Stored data
+ + + + + + +
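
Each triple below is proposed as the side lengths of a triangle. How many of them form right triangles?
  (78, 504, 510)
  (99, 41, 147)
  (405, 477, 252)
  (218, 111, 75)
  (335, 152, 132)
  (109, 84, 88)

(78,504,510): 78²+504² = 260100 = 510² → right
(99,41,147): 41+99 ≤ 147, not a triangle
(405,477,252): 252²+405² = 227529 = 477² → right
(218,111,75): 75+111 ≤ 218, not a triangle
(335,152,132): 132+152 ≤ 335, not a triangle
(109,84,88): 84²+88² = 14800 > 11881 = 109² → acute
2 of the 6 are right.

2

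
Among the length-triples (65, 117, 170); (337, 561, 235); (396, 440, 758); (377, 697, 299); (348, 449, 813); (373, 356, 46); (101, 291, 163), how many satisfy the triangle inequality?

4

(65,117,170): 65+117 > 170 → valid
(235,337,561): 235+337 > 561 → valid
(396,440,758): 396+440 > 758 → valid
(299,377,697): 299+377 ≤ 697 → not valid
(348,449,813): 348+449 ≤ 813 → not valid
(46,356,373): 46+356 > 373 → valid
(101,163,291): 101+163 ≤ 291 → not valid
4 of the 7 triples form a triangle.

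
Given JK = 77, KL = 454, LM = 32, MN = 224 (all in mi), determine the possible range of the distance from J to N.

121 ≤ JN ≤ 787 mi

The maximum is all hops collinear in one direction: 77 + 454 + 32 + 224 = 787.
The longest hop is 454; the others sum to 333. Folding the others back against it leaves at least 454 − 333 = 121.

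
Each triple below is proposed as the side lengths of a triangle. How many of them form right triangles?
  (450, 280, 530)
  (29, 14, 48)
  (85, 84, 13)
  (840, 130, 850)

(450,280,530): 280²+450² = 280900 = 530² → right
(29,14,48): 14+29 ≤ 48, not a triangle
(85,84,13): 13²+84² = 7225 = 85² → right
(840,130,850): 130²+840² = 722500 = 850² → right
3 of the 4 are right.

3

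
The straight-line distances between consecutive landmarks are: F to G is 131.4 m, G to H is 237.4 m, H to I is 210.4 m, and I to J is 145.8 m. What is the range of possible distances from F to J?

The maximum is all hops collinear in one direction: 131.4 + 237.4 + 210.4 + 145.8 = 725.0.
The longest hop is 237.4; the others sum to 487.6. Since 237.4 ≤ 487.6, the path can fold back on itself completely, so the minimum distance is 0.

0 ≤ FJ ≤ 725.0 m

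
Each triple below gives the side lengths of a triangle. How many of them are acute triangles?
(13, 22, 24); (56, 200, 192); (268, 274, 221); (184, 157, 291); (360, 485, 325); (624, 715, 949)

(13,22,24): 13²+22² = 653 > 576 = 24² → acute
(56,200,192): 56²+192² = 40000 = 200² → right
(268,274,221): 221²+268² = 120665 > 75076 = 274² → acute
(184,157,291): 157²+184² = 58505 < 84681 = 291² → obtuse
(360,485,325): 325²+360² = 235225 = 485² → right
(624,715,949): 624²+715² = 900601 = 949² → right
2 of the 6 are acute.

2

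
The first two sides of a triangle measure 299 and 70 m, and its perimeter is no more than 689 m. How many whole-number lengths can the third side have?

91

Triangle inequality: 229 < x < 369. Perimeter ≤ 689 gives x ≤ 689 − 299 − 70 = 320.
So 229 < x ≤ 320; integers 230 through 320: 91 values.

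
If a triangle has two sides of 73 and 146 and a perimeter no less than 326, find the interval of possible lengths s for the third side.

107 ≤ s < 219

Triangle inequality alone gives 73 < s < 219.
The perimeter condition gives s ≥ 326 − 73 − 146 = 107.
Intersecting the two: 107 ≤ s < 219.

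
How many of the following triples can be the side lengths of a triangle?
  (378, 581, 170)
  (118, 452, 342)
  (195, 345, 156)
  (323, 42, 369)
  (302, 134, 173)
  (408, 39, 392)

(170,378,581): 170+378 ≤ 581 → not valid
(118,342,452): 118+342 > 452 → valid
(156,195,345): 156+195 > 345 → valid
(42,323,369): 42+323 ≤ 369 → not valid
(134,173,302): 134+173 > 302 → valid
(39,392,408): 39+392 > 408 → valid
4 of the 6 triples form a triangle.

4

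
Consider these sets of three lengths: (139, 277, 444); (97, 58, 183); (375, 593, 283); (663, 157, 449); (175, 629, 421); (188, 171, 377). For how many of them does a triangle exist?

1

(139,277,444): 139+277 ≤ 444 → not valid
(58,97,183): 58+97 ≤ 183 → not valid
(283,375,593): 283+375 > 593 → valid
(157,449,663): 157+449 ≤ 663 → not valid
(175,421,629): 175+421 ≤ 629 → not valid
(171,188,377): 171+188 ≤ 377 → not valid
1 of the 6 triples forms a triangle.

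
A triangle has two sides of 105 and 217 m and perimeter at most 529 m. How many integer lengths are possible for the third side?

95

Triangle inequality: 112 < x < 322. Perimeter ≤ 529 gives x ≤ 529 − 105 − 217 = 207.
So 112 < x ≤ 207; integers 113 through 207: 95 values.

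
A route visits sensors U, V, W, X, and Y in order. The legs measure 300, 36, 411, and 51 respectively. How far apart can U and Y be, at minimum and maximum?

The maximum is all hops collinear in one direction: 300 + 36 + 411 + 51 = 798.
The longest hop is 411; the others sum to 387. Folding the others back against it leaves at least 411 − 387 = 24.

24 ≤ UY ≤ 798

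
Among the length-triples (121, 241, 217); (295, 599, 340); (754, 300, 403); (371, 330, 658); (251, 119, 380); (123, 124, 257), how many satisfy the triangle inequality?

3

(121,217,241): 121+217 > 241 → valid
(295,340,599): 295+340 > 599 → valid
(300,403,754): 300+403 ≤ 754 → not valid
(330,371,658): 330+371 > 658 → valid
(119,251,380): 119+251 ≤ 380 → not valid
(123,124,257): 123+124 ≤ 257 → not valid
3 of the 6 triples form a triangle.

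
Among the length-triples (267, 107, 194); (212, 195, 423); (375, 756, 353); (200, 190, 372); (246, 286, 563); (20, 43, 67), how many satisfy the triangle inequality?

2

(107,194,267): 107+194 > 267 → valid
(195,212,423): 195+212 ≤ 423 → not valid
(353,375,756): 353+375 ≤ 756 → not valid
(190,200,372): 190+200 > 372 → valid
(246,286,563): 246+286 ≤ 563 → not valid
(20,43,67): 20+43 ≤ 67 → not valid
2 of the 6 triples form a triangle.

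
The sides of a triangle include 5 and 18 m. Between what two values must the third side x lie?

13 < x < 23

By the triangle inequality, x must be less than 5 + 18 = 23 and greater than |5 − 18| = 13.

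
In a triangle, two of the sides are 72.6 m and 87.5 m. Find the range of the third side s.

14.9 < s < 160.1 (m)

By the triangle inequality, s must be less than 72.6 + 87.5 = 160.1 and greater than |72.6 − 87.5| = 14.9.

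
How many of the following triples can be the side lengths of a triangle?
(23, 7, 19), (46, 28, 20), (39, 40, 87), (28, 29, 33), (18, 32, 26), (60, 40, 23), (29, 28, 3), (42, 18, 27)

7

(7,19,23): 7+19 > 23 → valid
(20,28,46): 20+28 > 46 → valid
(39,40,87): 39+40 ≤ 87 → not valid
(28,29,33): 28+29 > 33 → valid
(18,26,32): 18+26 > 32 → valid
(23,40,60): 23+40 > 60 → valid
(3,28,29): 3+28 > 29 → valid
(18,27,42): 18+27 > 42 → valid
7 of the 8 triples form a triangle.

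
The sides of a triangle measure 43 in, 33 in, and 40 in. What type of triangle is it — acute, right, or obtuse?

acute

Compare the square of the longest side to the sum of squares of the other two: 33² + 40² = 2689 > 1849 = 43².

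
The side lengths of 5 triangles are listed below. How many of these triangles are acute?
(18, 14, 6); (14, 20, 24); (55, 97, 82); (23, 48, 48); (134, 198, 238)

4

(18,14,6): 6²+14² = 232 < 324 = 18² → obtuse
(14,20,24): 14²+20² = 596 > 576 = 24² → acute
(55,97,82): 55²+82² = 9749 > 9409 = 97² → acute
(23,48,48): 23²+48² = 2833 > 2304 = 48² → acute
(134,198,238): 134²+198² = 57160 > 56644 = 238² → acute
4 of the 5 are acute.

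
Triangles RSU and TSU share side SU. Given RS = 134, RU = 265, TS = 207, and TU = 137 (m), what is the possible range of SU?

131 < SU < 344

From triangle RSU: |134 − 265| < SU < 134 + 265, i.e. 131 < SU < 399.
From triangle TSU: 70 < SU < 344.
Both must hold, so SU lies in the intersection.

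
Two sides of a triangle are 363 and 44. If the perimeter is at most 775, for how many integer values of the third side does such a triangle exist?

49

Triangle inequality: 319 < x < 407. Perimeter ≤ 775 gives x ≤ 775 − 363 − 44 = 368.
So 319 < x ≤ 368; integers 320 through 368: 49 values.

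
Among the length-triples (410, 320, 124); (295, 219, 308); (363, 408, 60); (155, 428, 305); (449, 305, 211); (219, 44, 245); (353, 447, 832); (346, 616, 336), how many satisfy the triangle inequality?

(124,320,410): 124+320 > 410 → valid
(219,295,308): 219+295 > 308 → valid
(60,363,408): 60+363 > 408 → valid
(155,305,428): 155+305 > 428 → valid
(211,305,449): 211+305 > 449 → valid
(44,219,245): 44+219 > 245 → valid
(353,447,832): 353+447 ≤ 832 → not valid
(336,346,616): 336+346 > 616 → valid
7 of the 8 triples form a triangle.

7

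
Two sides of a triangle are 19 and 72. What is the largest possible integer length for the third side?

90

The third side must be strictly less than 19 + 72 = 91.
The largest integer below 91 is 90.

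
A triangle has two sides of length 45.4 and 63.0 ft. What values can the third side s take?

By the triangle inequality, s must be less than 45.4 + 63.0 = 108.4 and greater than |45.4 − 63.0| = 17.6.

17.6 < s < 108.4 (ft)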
+ + + + + + +
* _WHAT IS NEEDED_
Once you reach the line with "(840, 130, 850)" in the data above, copy it and every line after it exactly, up to and including the line with "(302, 134, 173)".

* _ANSWER TO THE PROBLEM_
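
  (840, 130, 850)

(450,280,530): 280²+450² = 280900 = 530² → right
(29,14,48): 14+29 ≤ 48, not a triangle
(85,84,13): 13²+84² = 7225 = 85² → right
(840,130,850): 130²+840² = 722500 = 850² → right
3 of the 4 are right.

3

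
The straight-line distances between consecutive landmarks are: F to G is 131.4 m, G to H is 237.4 m, H to I is 210.4 m, and I to J is 145.8 m. What is the range of possible distances from F to J?

The maximum is all hops collinear in one direction: 131.4 + 237.4 + 210.4 + 145.8 = 725.0.
The longest hop is 237.4; the others sum to 487.6. Since 237.4 ≤ 487.6, the path can fold back on itself completely, so the minimum distance is 0.

0 ≤ FJ ≤ 725.0 m

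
Each triple below gives the side lengths of a triangle. How many of them are acute triangles?
(13, 22, 24); (56, 200, 192); (268, 274, 221); (184, 157, 291); (360, 485, 325); (624, 715, 949)

(13,22,24): 13²+22² = 653 > 576 = 24² → acute
(56,200,192): 56²+192² = 40000 = 200² → right
(268,274,221): 221²+268² = 120665 > 75076 = 274² → acute
(184,157,291): 157²+184² = 58505 < 84681 = 291² → obtuse
(360,485,325): 325²+360² = 235225 = 485² → right
(624,715,949): 624²+715² = 900601 = 949² → right
2 of the 6 are acute.

2

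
The first two sides of a triangle measure 299 and 70 m, and its perimeter is no more than 689 m. How many whole-number lengths can the third side have?

91

Triangle inequality: 229 < x < 369. Perimeter ≤ 689 gives x ≤ 689 − 299 − 70 = 320.
So 229 < x ≤ 320; integers 230 through 320: 91 values.

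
If a triangle has two sides of 73 and 146 and a perimeter no less than 326, find the interval of possible lengths s for the third side.

107 ≤ s < 219

Triangle inequality alone gives 73 < s < 219.
The perimeter condition gives s ≥ 326 − 73 − 146 = 107.
Intersecting the two: 107 ≤ s < 219.

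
How many of the following triples can be the side lengths of a triangle?
  (378, 581, 170)
  (118, 452, 342)
  (195, 345, 156)
  (323, 42, 369)
  (302, 134, 173)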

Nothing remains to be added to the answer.